[Brief]: Reproduce exactly, from the line containing "The market for aluminum", every line down to the end of the data below.

[Records supplied]:

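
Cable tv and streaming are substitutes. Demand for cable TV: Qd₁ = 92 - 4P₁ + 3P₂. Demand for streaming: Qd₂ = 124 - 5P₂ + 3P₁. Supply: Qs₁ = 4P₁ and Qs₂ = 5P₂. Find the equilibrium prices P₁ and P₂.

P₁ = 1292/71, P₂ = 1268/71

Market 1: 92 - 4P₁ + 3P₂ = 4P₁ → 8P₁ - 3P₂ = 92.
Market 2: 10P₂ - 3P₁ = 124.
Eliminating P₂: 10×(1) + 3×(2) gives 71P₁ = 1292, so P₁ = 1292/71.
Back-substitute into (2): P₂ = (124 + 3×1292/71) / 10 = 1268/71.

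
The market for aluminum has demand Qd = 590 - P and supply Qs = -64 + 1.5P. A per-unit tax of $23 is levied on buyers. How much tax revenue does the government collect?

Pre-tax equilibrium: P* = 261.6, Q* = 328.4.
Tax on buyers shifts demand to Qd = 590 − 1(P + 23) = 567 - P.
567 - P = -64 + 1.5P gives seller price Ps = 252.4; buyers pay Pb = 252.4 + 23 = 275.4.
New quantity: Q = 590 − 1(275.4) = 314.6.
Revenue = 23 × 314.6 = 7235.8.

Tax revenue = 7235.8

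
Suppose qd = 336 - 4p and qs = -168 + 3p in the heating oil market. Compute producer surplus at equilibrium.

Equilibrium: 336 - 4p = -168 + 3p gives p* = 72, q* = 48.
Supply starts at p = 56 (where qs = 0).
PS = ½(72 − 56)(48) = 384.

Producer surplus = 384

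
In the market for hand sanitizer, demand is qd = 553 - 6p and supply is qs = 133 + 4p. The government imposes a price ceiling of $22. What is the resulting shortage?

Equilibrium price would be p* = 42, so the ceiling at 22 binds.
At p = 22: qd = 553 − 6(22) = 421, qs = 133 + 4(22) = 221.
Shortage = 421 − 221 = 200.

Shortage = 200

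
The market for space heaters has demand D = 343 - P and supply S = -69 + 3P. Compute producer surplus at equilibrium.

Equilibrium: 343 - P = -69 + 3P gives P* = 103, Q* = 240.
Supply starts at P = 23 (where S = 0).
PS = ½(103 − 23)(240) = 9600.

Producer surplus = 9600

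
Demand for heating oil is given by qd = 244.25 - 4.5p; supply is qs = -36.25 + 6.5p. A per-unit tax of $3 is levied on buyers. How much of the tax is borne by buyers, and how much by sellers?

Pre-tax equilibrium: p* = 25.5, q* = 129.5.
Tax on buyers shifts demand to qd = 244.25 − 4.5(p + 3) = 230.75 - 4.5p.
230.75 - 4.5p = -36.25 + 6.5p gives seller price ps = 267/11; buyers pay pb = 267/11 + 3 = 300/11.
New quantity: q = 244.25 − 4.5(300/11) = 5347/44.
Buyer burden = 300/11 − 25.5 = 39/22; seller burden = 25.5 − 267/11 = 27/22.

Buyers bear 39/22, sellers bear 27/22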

[Answer space]:
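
The market for aluminum has demand Qd = 590 - P and supply Qs = -64 + 1.5P. A per-unit tax of $23 is levied on buyers. How much tax revenue does the government collect?

Pre-tax equilibrium: P* = 261.6, Q* = 328.4.
Tax on buyers shifts demand to Qd = 590 − 1(P + 23) = 567 - P.
567 - P = -64 + 1.5P gives seller price Ps = 252.4; buyers pay Pb = 252.4 + 23 = 275.4.
New quantity: Q = 590 − 1(275.4) = 314.6.
Revenue = 23 × 314.6 = 7235.8.

Tax revenue = 7235.8

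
Suppose qd = 336 - 4p and qs = -168 + 3p in the heating oil market. Compute producer surplus at equilibrium.

Equilibrium: 336 - 4p = -168 + 3p gives p* = 72, q* = 48.
Supply starts at p = 56 (where qs = 0).
PS = ½(72 − 56)(48) = 384.

Producer surplus = 384

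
In the market for hand sanitizer, demand is qd = 553 - 6p and supply is qs = 133 + 4p. The government imposes a price ceiling of $22. What is the resulting shortage?

Equilibrium price would be p* = 42, so the ceiling at 22 binds.
At p = 22: qd = 553 − 6(22) = 421, qs = 133 + 4(22) = 221.
Shortage = 421 − 221 = 200.

Shortage = 200

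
The market for space heaters has demand D = 343 - P and supply S = -69 + 3P. Compute producer surplus at equilibrium.

Equilibrium: 343 - P = -69 + 3P gives P* = 103, Q* = 240.
Supply starts at P = 23 (where S = 0).
PS = ½(103 − 23)(240) = 9600.

Producer surplus = 9600

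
Demand for heating oil is given by qd = 244.25 - 4.5p; supply is qs = -36.25 + 6.5p. A per-unit tax of $3 is levied on buyers. How much of the tax is borne by buyers, and how much by sellers?

Pre-tax equilibrium: p* = 25.5, q* = 129.5.
Tax on buyers shifts demand to qd = 244.25 − 4.5(p + 3) = 230.75 - 4.5p.
230.75 - 4.5p = -36.25 + 6.5p gives seller price ps = 267/11; buyers pay pb = 267/11 + 3 = 300/11.
New quantity: q = 244.25 − 4.5(300/11) = 5347/44.
Buyer burden = 300/11 − 25.5 = 39/22; seller burden = 25.5 − 267/11 = 27/22.

Buyers bear 39/22, sellers bear 27/22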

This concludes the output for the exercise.